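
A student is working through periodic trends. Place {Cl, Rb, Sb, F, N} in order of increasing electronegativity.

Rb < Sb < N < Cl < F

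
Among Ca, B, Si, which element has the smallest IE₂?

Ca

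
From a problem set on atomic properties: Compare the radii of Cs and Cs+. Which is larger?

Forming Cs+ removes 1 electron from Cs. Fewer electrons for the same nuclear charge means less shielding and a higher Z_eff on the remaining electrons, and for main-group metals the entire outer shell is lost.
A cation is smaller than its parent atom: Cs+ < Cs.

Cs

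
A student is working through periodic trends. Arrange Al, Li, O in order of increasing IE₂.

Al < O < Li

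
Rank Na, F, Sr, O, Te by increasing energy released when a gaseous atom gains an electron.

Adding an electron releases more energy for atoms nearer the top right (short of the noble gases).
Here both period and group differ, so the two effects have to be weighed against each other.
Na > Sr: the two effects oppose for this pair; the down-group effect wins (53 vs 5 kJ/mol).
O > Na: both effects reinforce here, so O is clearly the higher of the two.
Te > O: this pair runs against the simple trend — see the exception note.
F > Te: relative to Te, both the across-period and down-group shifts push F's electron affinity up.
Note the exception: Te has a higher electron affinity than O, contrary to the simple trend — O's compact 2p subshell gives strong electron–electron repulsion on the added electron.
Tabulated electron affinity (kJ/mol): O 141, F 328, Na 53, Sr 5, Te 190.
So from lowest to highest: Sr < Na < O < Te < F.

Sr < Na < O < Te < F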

#####

* [Try it] Would you please transcribe all of the entries above exactly?

* [Expected answer]
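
A student is working through periodic trends. Place {Cl, Rb, Sb, F, N} in order of increasing electronegativity.

Rb < Sb < N < Cl < F

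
Among Ca, B, Si, which element has the smallest IE₂?

Ca

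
From a problem set on atomic properties: Compare the radii of Cs and Cs+. Which is larger?

Forming Cs+ removes 1 electron from Cs. Fewer electrons for the same nuclear charge means less shielding and a higher Z_eff on the remaining electrons, and for main-group metals the entire outer shell is lost.
A cation is smaller than its parent atom: Cs+ < Cs.

Cs

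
A student is working through periodic trends. Arrange Al, Li, O in order of increasing IE₂.

Al < O < Li

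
Rank Na, F, Sr, O, Te by increasing energy released when a gaseous atom gains an electron.

Adding an electron releases more energy for atoms nearer the top right (short of the noble gases).
Here both period and group differ, so the two effects have to be weighed against each other.
Na > Sr: the two effects oppose for this pair; the down-group effect wins (53 vs 5 kJ/mol).
O > Na: both effects reinforce here, so O is clearly the higher of the two.
Te > O: this pair runs against the simple trend — see the exception note.
F > Te: relative to Te, both the across-period and down-group shifts push F's electron affinity up.
Note the exception: Te has a higher electron affinity than O, contrary to the simple trend — O's compact 2p subshell gives strong electron–electron repulsion on the added electron.
Tabulated electron affinity (kJ/mol): O 141, F 328, Na 53, Sr 5, Te 190.
So from lowest to highest: Sr < Na < O < Te < F.

Sr < Na < O < Te < F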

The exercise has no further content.